Provided information below:
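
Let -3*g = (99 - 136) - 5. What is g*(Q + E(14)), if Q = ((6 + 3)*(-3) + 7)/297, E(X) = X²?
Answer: 814688/297 ≈ 2743.1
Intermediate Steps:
g = 14 (g = -((99 - 136) - 5)/3 = -(-37 - 5)/3 = -⅓*(-42) = 14)
Q = -20/297 (Q = (9*(-3) + 7)*(1/297) = (-27 + 7)*(1/297) = -20*1/297 = -20/297 ≈ -0.067340)
g*(Q + E(14)) = 14*(-20/297 + 14²) = 14*(-20/297 + 196) = 14*(58192/297) = 814688/297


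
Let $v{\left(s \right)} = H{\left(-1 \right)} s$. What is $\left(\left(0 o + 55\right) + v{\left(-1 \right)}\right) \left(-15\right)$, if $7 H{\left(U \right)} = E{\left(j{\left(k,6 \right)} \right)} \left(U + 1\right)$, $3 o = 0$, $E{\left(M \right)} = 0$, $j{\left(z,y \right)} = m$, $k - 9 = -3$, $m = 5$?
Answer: $-825$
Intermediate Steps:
$k = 6$ ($k = 9 - 3 = 6$)
$j{\left(z,y \right)} = 5$
$o = 0$ ($o = \frac{1}{3} \cdot 0 = 0$)
$H{\left(U \right)} = 0$ ($H{\left(U \right)} = \frac{0 \left(U + 1\right)}{7} = \frac{0 \left(1 + U\right)}{7} = \frac{1}{7} \cdot 0 = 0$)
$v{\left(s \right)} = 0$ ($v{\left(s \right)} = 0 s = 0$)
$\left(\left(0 o + 55\right) + v{\left(-1 \right)}\right) \left(-15\right) = \left(\left(0 \cdot 0 + 55\right) + 0\right) \left(-15\right) = \left(\left(0 + 55\right) + 0\right) \left(-15\right) = \left(55 + 0\right) \left(-15\right) = 55 \left(-15\right) = -825$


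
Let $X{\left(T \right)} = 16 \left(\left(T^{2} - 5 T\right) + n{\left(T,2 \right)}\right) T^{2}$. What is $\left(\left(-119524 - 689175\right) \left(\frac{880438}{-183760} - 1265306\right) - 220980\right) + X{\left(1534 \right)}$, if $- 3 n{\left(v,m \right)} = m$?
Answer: $\frac{24623456358177261083}{275640} \approx 8.9332 \cdot 10^{13}$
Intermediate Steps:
$n{\left(v,m \right)} = - \frac{m}{3}$
$X{\left(T \right)} = T^{2} \left(- \frac{32}{3} - 80 T + 16 T^{2}\right)$ ($X{\left(T \right)} = 16 \left(\left(T^{2} - 5 T\right) - \frac{2}{3}\right) T^{2} = 16 \left(- \frac{2}{3} + T^{2} - 5 T\right) T^{2} = \left(- \frac{32}{3} - 80 T + 16 T^{2}\right) T^{2} = T^{2} \left(- \frac{32}{3} - 80 T + 16 T^{2}\right)$)
$\left(\left(-119524 - 689175\right) \left(\frac{880438}{-183760} - 1265306\right) - 220980\right) + X{\left(1534 \right)} = \left(\left(-119524 - 689175\right) \left(\frac{880438}{-183760} - 1265306\right) - 220980\right) + 1534^{2} \left(- \frac{32}{3} - 122720 + 16 \cdot 1534^{2}\right) = \left(- 808699 \left(880438 \left(- \frac{1}{183760}\right) - 1265306\right) - 220980\right) + 2353156 \left(- \frac{32}{3} - 122720 + 16 \cdot 2353156\right) = \left(- 808699 \left(- \frac{440219}{91880} - 1265306\right) - 220980\right) + 2353156 \left(- \frac{32}{3} - 122720 + 37650496\right) = \left(\left(-808699\right) \left(- \frac{116256755499}{91880}\right) - 220980\right) + 2353156 \cdot \frac{112583296}{3} = \left(\frac{94016721915285801}{91880} - 220980\right) + \frac{264926058482176}{3} = \frac{94016701611643401}{91880} + \frac{264926058482176}{3} = \frac{24623456358177261083}{275640}$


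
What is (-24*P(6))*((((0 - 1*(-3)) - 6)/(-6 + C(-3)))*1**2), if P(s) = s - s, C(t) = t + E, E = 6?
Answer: 0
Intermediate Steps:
C(t) = 6 + t (C(t) = t + 6 = 6 + t)
P(s) = 0
(-24*P(6))*((((0 - 1*(-3)) - 6)/(-6 + C(-3)))*1**2) = (-24*0)*((((0 - 1*(-3)) - 6)/(-6 + (6 - 3)))*1**2) = 0*((((0 + 3) - 6)/(-6 + 3))*1) = 0*(((3 - 6)/(-3))*1) = 0*(-3*(-1/3)*1) = 0*(1*1) = 0*1 = 0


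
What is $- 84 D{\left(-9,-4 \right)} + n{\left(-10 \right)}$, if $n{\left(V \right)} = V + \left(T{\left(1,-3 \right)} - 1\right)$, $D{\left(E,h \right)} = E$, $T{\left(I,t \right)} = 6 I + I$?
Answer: $752$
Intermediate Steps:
$T{\left(I,t \right)} = 7 I$
$n{\left(V \right)} = 6 + V$ ($n{\left(V \right)} = V + \left(7 \cdot 1 - 1\right) = V + \left(7 - 1\right) = V + 6 = 6 + V$)
$- 84 D{\left(-9,-4 \right)} + n{\left(-10 \right)} = \left(-84\right) \left(-9\right) + \left(6 - 10\right) = 756 - 4 = 752$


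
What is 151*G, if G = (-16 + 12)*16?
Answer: -9664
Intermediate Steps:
G = -64 (G = -4*16 = -64)
151*G = 151*(-64) = -9664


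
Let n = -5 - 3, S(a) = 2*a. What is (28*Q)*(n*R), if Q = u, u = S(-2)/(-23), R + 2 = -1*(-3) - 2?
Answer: 896/23 ≈ 38.957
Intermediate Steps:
R = -1 (R = -2 + (-1*(-3) - 2) = -2 + (3 - 2) = -2 + 1 = -1)
n = -8 (n = -5 - 1*3 = -5 - 3 = -8)
u = 4/23 (u = (2*(-2))/(-23) = -4*(-1/23) = 4/23 ≈ 0.17391)
Q = 4/23 ≈ 0.17391
(28*Q)*(n*R) = (28*(4/23))*(-8*(-1)) = (112/23)*8 = 896/23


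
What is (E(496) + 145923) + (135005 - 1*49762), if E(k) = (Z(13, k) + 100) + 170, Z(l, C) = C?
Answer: 231932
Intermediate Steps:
E(k) = 270 + k (E(k) = (k + 100) + 170 = (100 + k) + 170 = 270 + k)
(E(496) + 145923) + (135005 - 1*49762) = ((270 + 496) + 145923) + (135005 - 1*49762) = (766 + 145923) + (135005 - 49762) = 146689 + 85243 = 231932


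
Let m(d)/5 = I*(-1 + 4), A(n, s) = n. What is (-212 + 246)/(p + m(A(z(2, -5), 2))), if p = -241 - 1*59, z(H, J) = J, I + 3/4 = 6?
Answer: -136/885 ≈ -0.15367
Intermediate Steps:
I = 21/4 (I = -3/4 + 6 = 21/4 ≈ 5.2500)
m(d) = 315/4 (m(d) = 5*(21*(-1 + 4)/4) = 5*((21/4)*3) = 5*(63/4) = 315/4)
p = -300 (p = -241 - 59 = -300)
(-212 + 246)/(p + m(A(z(2, -5), 2))) = (-212 + 246)/(-300 + 315/4) = 34/(-885/4) = 34*(-4/885) = -136/885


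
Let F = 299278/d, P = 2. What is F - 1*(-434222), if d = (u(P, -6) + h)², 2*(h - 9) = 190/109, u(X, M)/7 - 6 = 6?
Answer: 22731958683423/52346912 ≈ 4.3426e+5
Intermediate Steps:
u(X, M) = 84 (u(X, M) = 42 + 7*6 = 42 + 42 = 84)
h = 1076/109 (h = 9 + (190/109)/2 = 9 + (190*(1/109))/2 = 9 + (½)*(190/109) = 9 + 95/109 = 1076/109 ≈ 9.8716)
d = 104693824/11881 (d = (84 + 1076/109)² = (10232/109)² = 104693824/11881 ≈ 8811.9)
F = 1777860959/52346912 (F = 299278/(104693824/11881) = 299278*(11881/104693824) = 1777860959/52346912 ≈ 33.963)
F - 1*(-434222) = 1777860959/52346912 - 1*(-434222) = 1777860959/52346912 + 434222 = 22731958683423/52346912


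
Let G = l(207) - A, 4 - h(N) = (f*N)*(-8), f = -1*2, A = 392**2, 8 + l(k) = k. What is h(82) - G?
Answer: 152157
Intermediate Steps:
l(k) = -8 + k
A = 153664
f = -2
h(N) = 4 - 16*N (h(N) = 4 - (-2*N)*(-8) = 4 - 16*N)
G = -153465 (G = (-8 + 207) - 1*153664 = 199 - 153664 = -153465)
h(82) - G = (4 - 16*82) - 1*(-153465) = (4 - 1312) + 153465 = -1308 + 153465 = 152157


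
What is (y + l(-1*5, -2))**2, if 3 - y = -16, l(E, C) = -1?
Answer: 324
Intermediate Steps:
y = 19 (y = 3 - 1*(-16) = 3 + 16 = 19)
(y + l(-1*5, -2))**2 = (19 - 1)**2 = 18**2 = 324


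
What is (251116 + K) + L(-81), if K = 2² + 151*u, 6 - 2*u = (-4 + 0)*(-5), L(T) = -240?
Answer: 249823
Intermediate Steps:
u = -7 (u = 3 - (-4 + 0)*(-5)/2 = 3 - (-2)*(-5) = 3 - ½*20 = 3 - 10 = -7)
K = -1053 (K = 2² + 151*(-7) = 4 - 1057 = -1053)
(251116 + K) + L(-81) = (251116 - 1053) - 240 = 250063 - 240 = 249823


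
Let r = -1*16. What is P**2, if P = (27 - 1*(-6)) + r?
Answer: 289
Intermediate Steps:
r = -16
P = 17 (P = (27 - 1*(-6)) - 16 = (27 + 6) - 16 = 33 - 16 = 17)
P**2 = 17**2 = 289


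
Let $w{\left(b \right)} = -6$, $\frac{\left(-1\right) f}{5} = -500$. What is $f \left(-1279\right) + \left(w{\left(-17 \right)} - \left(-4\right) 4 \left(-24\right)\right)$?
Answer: $-3197890$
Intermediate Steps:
$f = 2500$ ($f = \left(-5\right) \left(-500\right) = 2500$)
$f \left(-1279\right) + \left(w{\left(-17 \right)} - \left(-4\right) 4 \left(-24\right)\right) = 2500 \left(-1279\right) - \left(6 + \left(-4\right) 4 \left(-24\right)\right) = -3197500 - \left(6 - -384\right) = -3197500 - 390 = -3197890$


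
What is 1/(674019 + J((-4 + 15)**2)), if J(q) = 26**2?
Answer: 1/674695 ≈ 1.4822e-6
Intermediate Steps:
J(q) = 676
1/(674019 + J((-4 + 15)**2)) = 1/(674019 + 676) = 1/674695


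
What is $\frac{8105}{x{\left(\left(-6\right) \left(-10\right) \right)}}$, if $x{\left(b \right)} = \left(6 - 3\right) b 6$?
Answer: $\frac{1621}{216} \approx 7.5046$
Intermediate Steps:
$x{\left(b \right)} = 18 b$ ($x{\left(b \right)} = 3 \cdot 6 b = 18 b$)
$\frac{8105}{x{\left(\left(-6\right) \left(-10\right) \right)}} = \frac{8105}{18 \left(\left(-6\right) \left(-10\right)\right)} = \frac{8105}{18 \cdot 60} = \frac{8105}{1080} = 8105 \cdot \frac{1}{1080} = \frac{1621}{216}$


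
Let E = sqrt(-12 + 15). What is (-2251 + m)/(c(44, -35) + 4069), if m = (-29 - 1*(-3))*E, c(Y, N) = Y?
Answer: -2251/4113 - 26*sqrt(3)/4113 ≈ -0.55824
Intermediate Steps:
E = sqrt(3) ≈ 1.7320
m = -26*sqrt(3) (m = (-29 - 1*(-3))*sqrt(3) = (-29 + 3)*sqrt(3) = -26*sqrt(3) ≈ -45.033)
(-2251 + m)/(c(44, -35) + 4069) = (-2251 - 26*sqrt(3))/(44 + 4069) = (-2251 - 26*sqrt(3))/4113 = (-2251 - 26*sqrt(3))*(1/4113) = -2251/4113 - 26*sqrt(3)/4113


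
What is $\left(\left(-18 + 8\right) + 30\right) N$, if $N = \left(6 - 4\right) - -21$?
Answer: $460$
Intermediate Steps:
$N = 23$ ($N = \left(6 - 4\right) + 21 = 2 + 21 = 23$)
$\left(\left(-18 + 8\right) + 30\right) N = \left(\left(-18 + 8\right) + 30\right) 23 = \left(-10 + 30\right) 23 = 20 \cdot 23 = 460$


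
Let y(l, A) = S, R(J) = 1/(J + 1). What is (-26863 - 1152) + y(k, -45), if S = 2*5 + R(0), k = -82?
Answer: -28004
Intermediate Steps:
R(J) = 1/(1 + J)
S = 11 (S = 2*5 + 1/(1 + 0) = 10 + 1/1 = 10 + 1 = 11)
y(l, A) = 11
(-26863 - 1152) + y(k, -45) = (-26863 - 1152) + 11 = -28015 + 11 = -28004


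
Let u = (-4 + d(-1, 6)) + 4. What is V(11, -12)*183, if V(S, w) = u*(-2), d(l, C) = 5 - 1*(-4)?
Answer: -3294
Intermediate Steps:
d(l, C) = 9 (d(l, C) = 5 + 4 = 9)
u = 9 (u = (-4 + 9) + 4 = 5 + 4 = 9)
V(S, w) = -18 (V(S, w) = 9*(-2) = -18)
V(11, -12)*183 = -18*183 = -3294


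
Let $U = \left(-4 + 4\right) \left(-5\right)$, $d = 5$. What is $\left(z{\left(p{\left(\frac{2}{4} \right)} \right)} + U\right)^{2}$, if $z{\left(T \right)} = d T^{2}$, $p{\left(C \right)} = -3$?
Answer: $2025$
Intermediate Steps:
$U = 0$ ($U = 0 \left(-5\right) = 0$)
$z{\left(T \right)} = 5 T^{2}$
$\left(z{\left(p{\left(\frac{2}{4} \right)} \right)} + U\right)^{2} = \left(5 \left(-3\right)^{2} + 0\right)^{2} = \left(5 \cdot 9 + 0\right)^{2} = \left(45 + 0\right)^{2} = 45^{2} = 2025$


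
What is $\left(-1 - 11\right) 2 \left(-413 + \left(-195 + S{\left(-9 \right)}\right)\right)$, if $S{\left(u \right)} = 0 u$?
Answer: $14592$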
End of Provided information.
(Work task): Reproduce verbatim only the segment of the listing bounded by the line containing "What is 151*G, if G = (-16 + 12)*16?" and the line containing "Answer: 22731958683423/52346912 ≈ 4.3426e+5", with both boundary lines included.

(Written response):
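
What is 151*G, if G = (-16 + 12)*16?
Answer: -9664
Intermediate Steps:
G = -64 (G = -4*16 = -64)
151*G = 151*(-64) = -9664


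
Let n = -5 - 3, S(a) = 2*a. What is (28*Q)*(n*R), if Q = u, u = S(-2)/(-23), R + 2 = -1*(-3) - 2?
Answer: 896/23 ≈ 38.957
Intermediate Steps:
R = -1 (R = -2 + (-1*(-3) - 2) = -2 + (3 - 2) = -2 + 1 = -1)
n = -8 (n = -5 - 1*3 = -5 - 3 = -8)
u = 4/23 (u = (2*(-2))/(-23) = -4*(-1/23) = 4/23 ≈ 0.17391)
Q = 4/23 ≈ 0.17391
(28*Q)*(n*R) = (28*(4/23))*(-8*(-1)) = (112/23)*8 = 896/23


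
What is (E(496) + 145923) + (135005 - 1*49762), if E(k) = (Z(13, k) + 100) + 170, Z(l, C) = C?
Answer: 231932
Intermediate Steps:
E(k) = 270 + k (E(k) = (k + 100) + 170 = (100 + k) + 170 = 270 + k)
(E(496) + 145923) + (135005 - 1*49762) = ((270 + 496) + 145923) + (135005 - 1*49762) = (766 + 145923) + (135005 - 49762) = 146689 + 85243 = 231932


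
Let m(d)/5 = I*(-1 + 4), A(n, s) = n. What is (-212 + 246)/(p + m(A(z(2, -5), 2))), if p = -241 - 1*59, z(H, J) = J, I + 3/4 = 6?
Answer: -136/885 ≈ -0.15367
Intermediate Steps:
I = 21/4 (I = -3/4 + 6 = 21/4 ≈ 5.2500)
m(d) = 315/4 (m(d) = 5*(21*(-1 + 4)/4) = 5*((21/4)*3) = 5*(63/4) = 315/4)
p = -300 (p = -241 - 59 = -300)
(-212 + 246)/(p + m(A(z(2, -5), 2))) = (-212 + 246)/(-300 + 315/4) = 34/(-885/4) = 34*(-4/885) = -136/885


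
Let F = 299278/d, P = 2. What is F - 1*(-434222), if d = (u(P, -6) + h)², 2*(h - 9) = 190/109, u(X, M)/7 - 6 = 6?
Answer: 22731958683423/52346912 ≈ 4.3426e+5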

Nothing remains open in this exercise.